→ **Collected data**
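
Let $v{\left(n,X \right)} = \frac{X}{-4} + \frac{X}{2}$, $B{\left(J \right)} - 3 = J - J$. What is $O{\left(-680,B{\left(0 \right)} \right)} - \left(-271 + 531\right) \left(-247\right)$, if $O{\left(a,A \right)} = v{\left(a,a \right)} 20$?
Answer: $60820$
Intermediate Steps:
$B{\left(J \right)} = 3$ ($B{\left(J \right)} = 3 + \left(J - J\right) = 3 + 0 = 3$)
$v{\left(n,X \right)} = \frac{X}{4}$ ($v{\left(n,X \right)} = X \left(- \frac{1}{4}\right) + X \frac{1}{2} = - \frac{X}{4} + \frac{X}{2} = \frac{X}{4}$)
$O{\left(a,A \right)} = 5 a$ ($O{\left(a,A \right)} = \frac{a}{4} \cdot 20 = 5 a$)
$O{\left(-680,B{\left(0 \right)} \right)} - \left(-271 + 531\right) \left(-247\right) = 5 \left(-680\right) - \left(-271 + 531\right) \left(-247\right) = -3400 - 260 \left(-247\right) = -3400 - -64220 = -3400 + 64220 = 60820$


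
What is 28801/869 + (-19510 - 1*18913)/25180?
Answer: 691819593/21881420 ≈ 31.617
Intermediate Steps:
28801/869 + (-19510 - 1*18913)/25180 = 28801*(1/869) + (-19510 - 18913)*(1/25180) = 28801/869 - 38423*1/25180 = 28801/869 - 38423/25180 = 691819593/21881420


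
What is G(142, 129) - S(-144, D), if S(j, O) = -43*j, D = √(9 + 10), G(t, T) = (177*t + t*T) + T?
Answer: 37389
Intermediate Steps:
G(t, T) = T + 177*t + T*t (G(t, T) = (177*t + T*t) + T = T + 177*t + T*t)
D = √19 ≈ 4.3589
G(142, 129) - S(-144, D) = (129 + 177*142 + 129*142) - (-43)*(-144) = (129 + 25134 + 18318) - 1*6192 = 43581 - 6192 = 37389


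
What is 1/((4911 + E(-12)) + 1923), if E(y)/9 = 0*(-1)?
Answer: 1/6834 ≈ 0.00014633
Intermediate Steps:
E(y) = 0 (E(y) = 9*(0*(-1)) = 9*0 = 0)
1/((4911 + E(-12)) + 1923) = 1/((4911 + 0) + 1923) = 1/(4911 + 1923) = 1/6834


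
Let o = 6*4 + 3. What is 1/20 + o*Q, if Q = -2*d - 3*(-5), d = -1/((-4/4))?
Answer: 7021/20 ≈ 351.05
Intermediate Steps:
o = 27 (o = 24 + 3 = 27)
d = 1 (d = -1/((-4*¼)) = -1/(-1) = -1*(-1) = 1)
Q = 13 (Q = -2*1 - 3*(-5) = -2 + 15 = 13)
1/20 + o*Q = 1/20 + 27*13 = 1/20 + 351 = 7021/20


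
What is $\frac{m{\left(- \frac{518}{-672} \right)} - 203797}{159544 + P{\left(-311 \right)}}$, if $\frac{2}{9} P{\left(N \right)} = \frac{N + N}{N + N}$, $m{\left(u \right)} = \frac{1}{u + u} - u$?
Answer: $- \frac{361943689}{283358136} \approx -1.2773$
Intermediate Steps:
$m{\left(u \right)} = \frac{1}{2 u} - u$
$P{\left(N \right)} = \frac{9}{2}$ ($P{\left(N \right)} = \frac{9 \frac{N + N}{N + N}}{2} = \frac{9 \frac{2 N}{2 N}}{2} = \frac{9 \cdot 2 N \frac{1}{2 N}}{2} = \frac{9}{2} \cdot 1 = \frac{9}{2}$)
$\frac{m{\left(- \frac{518}{-672} \right)} - 203797}{159544 + P{\left(-311 \right)}} = \frac{\left(\frac{1}{2 \left(- \frac{518}{-672}\right)} - - \frac{518}{-672}\right) - 203797}{159544 + \frac{9}{2}} = \frac{\left(\frac{1}{2 \left(\left(-518\right) \left(- \frac{1}{672}\right)\right)} - \left(-518\right) \left(- \frac{1}{672}\right)\right) - 203797}{\frac{319097}{2}} = \left(\left(\frac{1}{2 \cdot \frac{37}{48}} - \frac{37}{48}\right) - 203797\right) \frac{2}{319097} = \left(\left(\frac{1}{2} \cdot \frac{48}{37} - \frac{37}{48}\right) - 203797\right) \frac{2}{319097} = \left(\left(\frac{24}{37} - \frac{37}{48}\right) - 203797\right) \frac{2}{319097} = \left(- \frac{217}{1776} - 203797\right) \frac{2}{319097} = \left(- \frac{361943689}{1776}\right) \frac{2}{319097} = - \frac{361943689}{283358136}$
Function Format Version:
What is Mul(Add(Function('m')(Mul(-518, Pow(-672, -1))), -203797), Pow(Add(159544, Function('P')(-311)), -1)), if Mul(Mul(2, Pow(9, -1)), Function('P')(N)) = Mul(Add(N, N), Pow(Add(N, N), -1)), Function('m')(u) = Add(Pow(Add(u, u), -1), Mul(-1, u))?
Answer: Rational(-361943689, 283358136) ≈ -1.2773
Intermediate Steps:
Function('m')(u) = Add(Mul(Rational(1, 2), Pow(u, -1)), Mul(-1, u)) (Function('m')(u) = Add(Pow(Mul(2, u), -1), Mul(-1, u)) = Add(Mul(Rational(1, 2), Pow(u, -1)), Mul(-1, u)))
Function('P')(N) = Rational(9, 2) (Function('P')(N) = Mul(Rational(9, 2), Mul(Add(N, N), Pow(Add(N, N), -1))) = Mul(Rational(9, 2), Mul(Mul(2, N), Pow(Mul(2, N), -1))) = Mul(Rational(9, 2), Mul(Mul(2, N), Mul(Rational(1, 2), Pow(N, -1)))) = Mul(Rational(9, 2), 1) = Rational(9, 2))
Mul(Add(Function('m')(Mul(-518, Pow(-672, -1))), -203797), Pow(Add(159544, Function('P')(-311)), -1)) = Mul(Add(Add(Mul(Rational(1, 2), Pow(Mul(-518, Pow(-672, -1)), -1)), Mul(-1, Mul(-518, Pow(-672, -1)))), -203797), Pow(Add(159544, Rational(9, 2)), -1)) = Mul(Add(Add(Mul(Rational(1, 2), Pow(Mul(-518, Rational(-1, 672)), -1)), Mul(-1, Mul(-518, Rational(-1, 672)))), -203797), Pow(Rational(319097, 2), -1)) = Mul(Add(Add(Mul(Rational(1, 2), Pow(Rational(37, 48), -1)), Mul(-1, Rational(37, 48))), -203797), Rational(2, 319097)) = Mul(Add(Add(Mul(Rational(1, 2), Rational(48, 37)), Rational(-37, 48)), -203797), Rational(2, 319097)) = Mul(Add(Add(Rational(24, 37), Rational(-37, 48)), -203797), Rational(2, 319097)) = Mul(Add(Rational(-217, 1776), -203797), Rational(2, 319097)) = Mul(Rational(-361943689, 1776), Rational(2, 319097)) = Rational(-361943689, 283358136)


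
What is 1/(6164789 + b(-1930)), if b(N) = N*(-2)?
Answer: 1/6168649 ≈ 1.6211e-7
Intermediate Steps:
b(N) = -2*N
1/(6164789 + b(-1930)) = 1/(6164789 - 2*(-1930)) = 1/(6164789 + 3860) = 1/6168649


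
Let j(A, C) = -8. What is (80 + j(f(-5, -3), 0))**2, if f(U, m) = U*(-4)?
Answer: 5184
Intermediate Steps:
f(U, m) = -4*U
(80 + j(f(-5, -3), 0))**2 = (80 - 8)**2 = 72**2 = 5184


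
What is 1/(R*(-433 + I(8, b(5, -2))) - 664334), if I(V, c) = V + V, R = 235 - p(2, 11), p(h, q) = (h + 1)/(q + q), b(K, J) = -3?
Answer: -22/16769987 ≈ -1.3119e-6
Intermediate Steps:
p(h, q) = (1 + h)/(2*q) (p(h, q) = (1 + h)/((2*q)) = (1 + h)*(1/(2*q)) = (1 + h)/(2*q))
R = 5167/22 (R = 235 - (1 + 2)/(2*11) = 235 - 3/(2*11) = 235 - 1*3/22 = 235 - 3/22 = 5167/22 ≈ 234.86)
I(V, c) = 2*V
1/(R*(-433 + I(8, b(5, -2))) - 664334) = 1/(5167*(-433 + 2*8)/22 - 664334) = 1/(5167*(-433 + 16)/22 - 664334) = 1/((5167/22)*(-417) - 664334) = 1/(-2154639/22 - 664334) = 1/(-16769987/22) = -22/16769987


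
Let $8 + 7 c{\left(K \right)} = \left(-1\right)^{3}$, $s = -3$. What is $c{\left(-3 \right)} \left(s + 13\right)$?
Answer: $- \frac{90}{7} \approx -12.857$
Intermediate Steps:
$c{\left(K \right)} = - \frac{9}{7}$ ($c{\left(K \right)} = - \frac{8}{7} + \frac{\left(-1\right)^{3}}{7} = - \frac{8}{7} + \frac{1}{7} \left(-1\right) = - \frac{8}{7} - \frac{1}{7} = - \frac{9}{7}$)
$c{\left(-3 \right)} \left(s + 13\right) = - \frac{9 \left(-3 + 13\right)}{7} = \left(- \frac{9}{7}\right) 10 = - \frac{90}{7}$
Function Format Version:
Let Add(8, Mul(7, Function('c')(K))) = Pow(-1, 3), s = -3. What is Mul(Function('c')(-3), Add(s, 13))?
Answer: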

→ **Work task**
Return a copy of each line in the records above that has "What" in it.

→ **Solution for this task**
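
Let $v{\left(n,X \right)} = \frac{X}{-4} + \frac{X}{2}$, $B{\left(J \right)} - 3 = J - J$. What is $O{\left(-680,B{\left(0 \right)} \right)} - \left(-271 + 531\right) \left(-247\right)$, if $O{\left(a,A \right)} = v{\left(a,a \right)} 20$?
What is 28801/869 + (-19510 - 1*18913)/25180?
What is G(142, 129) - S(-144, D), if S(j, O) = -43*j, D = √(9 + 10), G(t, T) = (177*t + t*T) + T?
What is 1/((4911 + E(-12)) + 1923), if E(y)/9 = 0*(-1)?
Let o = 6*4 + 3. What is 1/20 + o*Q, if Q = -2*d - 3*(-5), d = -1/((-4/4))?
What is $\frac{m{\left(- \frac{518}{-672} \right)} - 203797}{159544 + P{\left(-311 \right)}}$, if $\frac{2}{9} P{\left(N \right)} = \frac{N + N}{N + N}$, $m{\left(u \right)} = \frac{1}{u + u} - u$?
What is Mul(Add(Function('m')(Mul(-518, Pow(-672, -1))), -203797), Pow(Add(159544, Function('P')(-311)), -1)), if Mul(Mul(2, Pow(9, -1)), Function('P')(N)) = Mul(Add(N, N), Pow(Add(N, N), -1)), Function('m')(u) = Add(Pow(Add(u, u), -1), Mul(-1, u))?
What is 1/(6164789 + b(-1930)), if b(N) = N*(-2)?
Let j(A, C) = -8. What is (80 + j(f(-5, -3), 0))**2, if f(U, m) = U*(-4)?
What is 1/(R*(-433 + I(8, b(5, -2))) - 664334), if I(V, c) = V + V, R = 235 - p(2, 11), p(h, q) = (h + 1)/(q + q), b(K, J) = -3?
Let $8 + 7 c{\left(K \right)} = \left(-1\right)^{3}$, $s = -3$. What is $c{\left(-3 \right)} \left(s + 13\right)$?
Let Add(8, Mul(7, Function('c')(K))) = Pow(-1, 3), s = -3. What is Mul(Function('c')(-3), Add(s, 13))?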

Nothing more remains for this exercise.